[What you should do]
Go line by line through the entries below and copy those containing the string "action".

[Available records]
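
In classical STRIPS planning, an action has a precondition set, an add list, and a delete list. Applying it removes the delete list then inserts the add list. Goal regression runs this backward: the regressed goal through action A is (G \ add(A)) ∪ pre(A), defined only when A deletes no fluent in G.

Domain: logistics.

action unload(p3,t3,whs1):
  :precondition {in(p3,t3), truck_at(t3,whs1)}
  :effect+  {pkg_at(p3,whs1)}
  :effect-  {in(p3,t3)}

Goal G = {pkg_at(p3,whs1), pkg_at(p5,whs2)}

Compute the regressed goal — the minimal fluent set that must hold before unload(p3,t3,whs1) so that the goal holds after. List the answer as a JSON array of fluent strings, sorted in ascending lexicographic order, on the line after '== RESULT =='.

Compute (G \ add) ∪ pre:
  G ∩ del = {}  (empty — regression defined)
  G \ add = {pkg_at(p3,whs1), pkg_at(p5,whs2)} \ {pkg_at(p3,whs1)} = {pkg_at(p5,whs2)}
  ∪ pre   = {pkg_at(p5,whs2)} ∪ {in(p3,t3), truck_at(t3,whs1)}
          = {in(p3,t3), pkg_at(p5,whs2), truck_at(t3,whs1)}

== RESULT ==
["in(p3,t3)", "pkg_at(p5,whs2)", "truck_at(t3,whs1)"]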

[Result of the exercise]
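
In classical STRIPS planning, an action has a precondition set, an add list, and a delete list. Applying it removes the delete list then inserts the add list. Goal regression runs this backward: the regressed goal through action A is (G \ add(A)) ∪ pre(A), defined only when A deletes no fluent in G.
action unload(p3,t3,whs1):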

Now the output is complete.